▶ _Exercise prompt_
Only the total should be returned: the number of lines in the data that hold the string "below".
════════
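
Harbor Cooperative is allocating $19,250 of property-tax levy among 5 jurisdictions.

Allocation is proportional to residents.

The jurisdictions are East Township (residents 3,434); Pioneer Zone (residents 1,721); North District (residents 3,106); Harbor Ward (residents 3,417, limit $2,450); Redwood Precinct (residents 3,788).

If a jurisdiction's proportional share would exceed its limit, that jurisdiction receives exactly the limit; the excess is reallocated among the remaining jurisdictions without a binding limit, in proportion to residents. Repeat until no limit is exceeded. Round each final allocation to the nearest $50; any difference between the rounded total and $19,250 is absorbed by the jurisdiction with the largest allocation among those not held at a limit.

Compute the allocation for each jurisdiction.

East Township: $4,800 · Pioneer Zone: $2,400 · North District: $4,350 · Harbor Ward: $2,450 · Redwood Precinct: $5,250

Combined residents = 15,466.
Unconstrained shares: East Township 4,274.18; Pioneer Zone 2,142.07; North District 3,865.93; Harbor Ward 4,253.02; Redwood Precinct 4,714.79.
Cap binds for Harbor Ward ($2,450); residual $16,800 reallocated over remaining residents 12,049.
Redistributed shares: East Township 4,788.05 → $4,800; Pioneer Zone 2,399.60 → $2,400; North District 4,330.72 → $4,350; Redwood Precinct 5,281.63 → $5,300.
Rounding difference −$50 applied to Redwood Precinct → $5,250.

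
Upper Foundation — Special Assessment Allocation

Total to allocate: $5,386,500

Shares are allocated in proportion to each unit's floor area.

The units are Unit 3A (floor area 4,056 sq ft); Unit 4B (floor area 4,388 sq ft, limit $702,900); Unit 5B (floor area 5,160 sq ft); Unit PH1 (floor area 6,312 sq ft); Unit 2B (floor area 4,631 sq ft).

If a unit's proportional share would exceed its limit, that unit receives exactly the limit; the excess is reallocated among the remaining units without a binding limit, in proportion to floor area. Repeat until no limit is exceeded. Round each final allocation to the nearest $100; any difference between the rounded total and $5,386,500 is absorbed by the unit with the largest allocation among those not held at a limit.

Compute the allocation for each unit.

Combined floor area = 24,547.
Proportional shares (ignoring caps): Unit 3A 890,033.16; Unit 4B 962,885.97; Unit 5B 1,132,290.71; Unit PH1 1,385,081.19; Unit 2B 1,016,208.97.
Held at cap: Unit 4B ($702,900); balance $4,683,600 reallocated over remaining floor area 20,159.
Remaining shares: Unit 3A 942,342.46 → $942,300; Unit 5B 1,198,838.04 → $1,198,800; Unit PH1 1,466,485.60 → $1,466,500; Unit 2B 1,075,933.91 → $1,075,900.
Rounding difference +$100 applied to Unit PH1 → $1,466,600.

Unit 3A: $942,300 | Unit 4B: $702,900 | Unit 5B: $1,198,800 | Unit PH1: $1,466,600 | Unit 2B: $1,075,900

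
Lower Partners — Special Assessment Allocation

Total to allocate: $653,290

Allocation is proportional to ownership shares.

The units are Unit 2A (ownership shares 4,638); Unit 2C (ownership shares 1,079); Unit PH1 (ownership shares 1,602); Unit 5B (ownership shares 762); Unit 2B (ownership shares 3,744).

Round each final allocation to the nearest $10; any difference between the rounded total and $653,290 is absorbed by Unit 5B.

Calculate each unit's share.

Unit 2A: $256,230 | Unit 2C: $59,610 | Unit PH1: $88,500 | Unit 5B: $42,110 | Unit 2B: $206,840

Combined ownership shares = 11,825.
Unrounded shares: Unit 2A 4,638/11,825 × $653,290 = 256,233.32; Unit 2C 1,079/11,825 × $653,290 = 59,610.99; Unit PH1 1,602/11,825 × $653,290 = 88,504.91; Unit 5B 762/11,825 × $653,290 = 42,097.84; Unit 2B 3,744/11,825 × $653,290 = 206,842.94.
Rounded to nearest $10: Unit 2A $256,230; Unit 2C $59,610; Unit PH1 $88,500; Unit 5B $42,100; Unit 2B $206,840. Sum = $653,280.
Difference $653,290 − $653,280 = +$10 applied to Unit 5B: Unit 5B becomes $42,110.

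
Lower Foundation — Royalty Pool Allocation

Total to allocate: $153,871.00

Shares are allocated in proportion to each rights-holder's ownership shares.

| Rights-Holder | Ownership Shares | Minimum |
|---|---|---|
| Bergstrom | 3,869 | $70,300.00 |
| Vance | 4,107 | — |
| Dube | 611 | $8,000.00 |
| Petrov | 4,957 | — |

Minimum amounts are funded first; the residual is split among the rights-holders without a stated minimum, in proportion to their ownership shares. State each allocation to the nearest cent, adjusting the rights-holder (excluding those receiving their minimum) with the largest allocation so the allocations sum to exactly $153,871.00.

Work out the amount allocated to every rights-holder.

Guaranteed amounts: Bergstrom $70,300.00; Dube $8,000.00. Balance $75,571.00.
Balance split over remaining ownership shares 9,064: Vance 34,242.0672 → $34,242.07; Petrov 41,328.9328 → $41,328.93.

Bergstrom: $70,300.00; Vance: $34,242.07; Dube: $8,000.00; Petrov: $41,328.93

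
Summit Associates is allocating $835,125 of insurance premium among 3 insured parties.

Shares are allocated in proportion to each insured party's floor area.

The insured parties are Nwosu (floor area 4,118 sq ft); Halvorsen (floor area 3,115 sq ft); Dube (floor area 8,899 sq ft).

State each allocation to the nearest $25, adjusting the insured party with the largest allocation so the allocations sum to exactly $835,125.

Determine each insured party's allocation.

Floor area total: 16,132.
Raw shares: Nwosu 4,118/16,132 × $835,125 = 213,181.55; Halvorsen 3,115/16,132 × $835,125 = 161,258.02; Dube 8,899/16,132 × $835,125 = 460,685.43.
At nearest $25: Nwosu $213,175; Halvorsen $161,250; Dube $460,675. Sum = $835,100.
Difference $835,125 − $835,100 = +$25 applied to largest allocation (Dube): Dube becomes $460,700.

Nwosu: $213,175 · Halvorsen: $161,250 · Dube: $460,700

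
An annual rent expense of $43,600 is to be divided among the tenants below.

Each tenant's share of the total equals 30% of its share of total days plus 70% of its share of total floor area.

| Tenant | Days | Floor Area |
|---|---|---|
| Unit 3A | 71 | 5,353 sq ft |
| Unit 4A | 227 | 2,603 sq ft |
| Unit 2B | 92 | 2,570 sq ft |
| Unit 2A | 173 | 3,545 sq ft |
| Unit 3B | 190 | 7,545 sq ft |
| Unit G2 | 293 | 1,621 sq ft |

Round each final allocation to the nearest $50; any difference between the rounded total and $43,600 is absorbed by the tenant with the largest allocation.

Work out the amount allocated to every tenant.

Totals — days 1,046, floor area 23,237.
Blended shares (30% days + 70% floor area): Unit 3A 0.1816; Unit 4A 0.1435; Unit 2B 0.1038; Unit 2A 0.1564; Unit 3B 0.2818; Unit G2 0.1329.
Pro-rata amounts: Unit 3A 7,918.59; Unit 4A 6,257.42; Unit 2B 4,525.94; Unit 2A 6,819.41; Unit 3B 12,285.68; Unit G2 5,792.96.
Rounded to nearest $50: Unit 3A $7,900; Unit 4A $6,250; Unit 2B $4,550; Unit 2A $6,800; Unit 3B $12,300; Unit G2 $5,800. Sum = $43,600.
No rounding difference to absorb.

Unit 3A: $7,900 · Unit 4A: $6,250 · Unit 2B: $4,550 · Unit 2A: $6,800 · Unit 3B: $12,300 · Unit G2: $5,800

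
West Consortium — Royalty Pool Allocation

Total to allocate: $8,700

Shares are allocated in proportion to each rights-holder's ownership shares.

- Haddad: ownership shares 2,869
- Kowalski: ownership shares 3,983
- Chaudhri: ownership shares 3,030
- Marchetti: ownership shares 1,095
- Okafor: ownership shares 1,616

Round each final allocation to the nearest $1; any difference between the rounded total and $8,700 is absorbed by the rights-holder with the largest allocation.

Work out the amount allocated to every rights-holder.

Haddad: $1,982; Kowalski: $2,753; Chaudhri: $2,093; Marchetti: $756; Okafor: $1,116

Combined ownership shares = 12,593.
Pro-rata amounts: Haddad 2,869/12,593 × $8,700 = 1,982.08; Kowalski 3,983/12,593 × $8,700 = 2,751.70; Chaudhri 3,030/12,593 × $8,700 = 2,093.31; Marchetti 1,095/12,593 × $8,700 = 756.49; Okafor 1,616/12,593 × $8,700 = 1,116.43.
At nearest $1: Haddad $1,982; Kowalski $2,752; Chaudhri $2,093; Marchetti $756; Okafor $1,116. Sum = $8,699.
Difference $8,700 − $8,699 = +$1 applied to largest allocation (Kowalski): Kowalski becomes $2,753.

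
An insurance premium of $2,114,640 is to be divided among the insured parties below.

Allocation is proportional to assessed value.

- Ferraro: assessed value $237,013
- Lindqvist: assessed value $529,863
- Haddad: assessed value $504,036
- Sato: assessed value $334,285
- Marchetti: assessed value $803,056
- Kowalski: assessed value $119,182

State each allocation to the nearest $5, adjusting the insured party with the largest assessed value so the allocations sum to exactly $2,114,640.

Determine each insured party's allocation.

Ferraro: $198,305 | Lindqvist: $443,325 | Haddad: $421,715 | Sato: $279,690 | Marchetti: $671,890 | Kowalski: $99,715

Total assessed value = 2,527,435.
Unrounded shares: Ferraro 237,013/2,527,435 × $2,114,640 = 198,302.69; Lindqvist 529,863/2,527,435 × $2,114,640 = 443,322.77; Haddad 504,036/2,527,435 × $2,114,640 = 421,713.99; Sato 334,285/2,527,435 × $2,114,640 = 279,687.68; Marchetti 803,056/2,527,435 × $2,114,640 = 671,896.35; Kowalski 119,182/2,527,435 × $2,114,640 = 99,716.52.
Rounded to nearest $5: Ferraro $198,305; Lindqvist $443,325; Haddad $421,715; Sato $279,690; Marchetti $671,895; Kowalski $99,715. Sum = $2,114,645.
Difference $2,114,640 − $2,114,645 = −$5 applied to largest assessed value (Marchetti): Marchetti becomes $671,890.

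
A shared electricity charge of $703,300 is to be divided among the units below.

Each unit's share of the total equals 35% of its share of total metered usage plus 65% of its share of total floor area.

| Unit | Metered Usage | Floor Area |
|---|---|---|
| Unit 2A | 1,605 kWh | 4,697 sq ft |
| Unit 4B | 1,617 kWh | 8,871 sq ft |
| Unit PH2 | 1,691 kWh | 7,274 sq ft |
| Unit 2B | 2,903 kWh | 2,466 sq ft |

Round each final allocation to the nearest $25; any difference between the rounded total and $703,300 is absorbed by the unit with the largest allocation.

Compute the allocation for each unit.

Metered usage total 7,816; floor area total 23,308.
Blended shares (35% metered usage + 65% floor area): Unit 2A 0.2029; Unit 4B 0.3198; Unit PH2 0.2786; Unit 2B 0.1988.
Pro-rata amounts: Unit 2A 142,670.75; Unit 4B 224,914.26; Unit PH2 195,922.48; Unit 2B 139,792.51.
Rounded to nearest $25: Unit 2A $142,675; Unit 4B $224,925; Unit PH2 $195,925; Unit 2B $139,800. Sum = $703,325.
Difference $703,300 − $703,325 = −$25 applied to largest allocation (Unit 4B): Unit 4B becomes $224,900.

Unit 2A: $142,675 · Unit 4B: $224,900 · Unit PH2: $195,925 · Unit 2B: $139,800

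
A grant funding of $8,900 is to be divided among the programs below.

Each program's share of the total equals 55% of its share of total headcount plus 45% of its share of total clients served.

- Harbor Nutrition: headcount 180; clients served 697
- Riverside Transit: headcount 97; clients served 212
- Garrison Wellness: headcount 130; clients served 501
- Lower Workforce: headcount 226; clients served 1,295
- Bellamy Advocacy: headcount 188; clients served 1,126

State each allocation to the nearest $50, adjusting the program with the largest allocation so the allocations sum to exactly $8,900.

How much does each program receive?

Totals — headcount 821, clients served 3,831.
Blended shares (55% headcount + 45% clients served): Harbor Nutrition 0.2025; Riverside Transit 0.0899; Garrison Wellness 0.1459; Lower Workforce 0.3035; Bellamy Advocacy 0.2582.
Proportional shares: Harbor Nutrition 1,801.86; Riverside Transit 799.97; Garrison Wellness 1,298.85; Lower Workforce 2,701.28; Bellamy Advocacy 2,298.04.
Rounded to nearest $50: Harbor Nutrition $1,800; Riverside Transit $800; Garrison Wellness $1,300; Lower Workforce $2,700; Bellamy Advocacy $2,300. Sum = $8,900.
Sum already equals the total — no adjustment.

Harbor Nutrition: $1,800; Riverside Transit: $800; Garrison Wellness: $1,300; Lower Workforce: $2,700; Bellamy Advocacy: $2,300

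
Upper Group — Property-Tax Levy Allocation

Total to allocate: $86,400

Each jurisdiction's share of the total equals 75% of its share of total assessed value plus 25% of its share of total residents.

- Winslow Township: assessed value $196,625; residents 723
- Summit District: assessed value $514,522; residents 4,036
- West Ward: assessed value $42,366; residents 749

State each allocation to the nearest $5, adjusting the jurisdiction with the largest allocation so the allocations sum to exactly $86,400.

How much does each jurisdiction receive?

Totals — assessed value 753,513, residents 5,508.
Combined weights (75% assessed value + 25% residents): Winslow Township 0.2285; Summit District 0.6953; West Ward 0.0762.
Raw shares: Winslow Township 19,744.49; Summit District 60,074.90; West Ward 6,580.61.
Rounded to nearest $5: Winslow Township $19,745; Summit District $60,075; West Ward $6,580. Sum = $86,400.
No rounding difference to absorb.

Winslow Township: $19,745 | Summit District: $60,075 | West Ward: $6,580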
════════
▶ _Task answer_
4